Please state how many lines of the records below contain the word "defined". Give the number and nothing else.

Supplied data Start Marker

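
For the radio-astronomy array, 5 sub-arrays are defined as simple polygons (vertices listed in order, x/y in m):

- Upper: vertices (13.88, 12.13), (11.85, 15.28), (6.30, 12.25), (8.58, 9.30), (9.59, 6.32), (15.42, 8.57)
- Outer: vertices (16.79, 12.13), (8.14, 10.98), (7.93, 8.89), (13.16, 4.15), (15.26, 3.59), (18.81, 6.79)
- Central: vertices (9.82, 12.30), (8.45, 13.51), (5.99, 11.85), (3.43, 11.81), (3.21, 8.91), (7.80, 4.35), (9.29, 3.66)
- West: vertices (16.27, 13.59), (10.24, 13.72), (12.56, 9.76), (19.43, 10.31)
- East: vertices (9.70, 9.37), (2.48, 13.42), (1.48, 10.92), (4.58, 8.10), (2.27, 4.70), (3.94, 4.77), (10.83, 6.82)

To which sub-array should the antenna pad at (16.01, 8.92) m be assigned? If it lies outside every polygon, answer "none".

Outer

Cast a ray rightward from (16.01, 8.92). For each polygon, the edges (by vertex number in listed order) whose endpoints lie on opposite sides of y = 8.92, where each meets that height, and whether that is right or left of the point:
Upper: 4–5 at x≈8.709 (left), 6–1 at x≈15.269 (left) → 0 crossings.
Outer: 2–3 at x≈7.933 (left), 6–1 at x≈18.004 (right) → 1 crossing.
Central: 4–5 at x≈3.211 (left), 7–1 at x≈9.613 (left) → 0 crossings.
West: no edge straddles that height → 0 crossings.
East: 3–4 at x≈3.679 (left), 7–1 at x≈9.899 (left) → 0 crossings.
Only Outer has an odd count, so the point is inside Outer.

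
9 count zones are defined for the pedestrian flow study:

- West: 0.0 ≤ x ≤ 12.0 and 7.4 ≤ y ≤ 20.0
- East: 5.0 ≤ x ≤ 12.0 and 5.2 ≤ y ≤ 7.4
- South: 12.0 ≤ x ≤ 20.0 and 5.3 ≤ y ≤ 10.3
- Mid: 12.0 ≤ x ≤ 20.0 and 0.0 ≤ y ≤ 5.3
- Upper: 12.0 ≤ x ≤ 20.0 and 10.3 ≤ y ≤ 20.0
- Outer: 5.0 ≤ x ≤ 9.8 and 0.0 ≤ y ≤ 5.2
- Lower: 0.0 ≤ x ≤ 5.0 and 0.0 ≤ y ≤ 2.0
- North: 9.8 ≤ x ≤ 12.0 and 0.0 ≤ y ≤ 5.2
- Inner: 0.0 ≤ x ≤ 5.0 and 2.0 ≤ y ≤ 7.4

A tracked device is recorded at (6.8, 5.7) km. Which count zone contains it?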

Supplied data End Marker

• Solution to this task: 2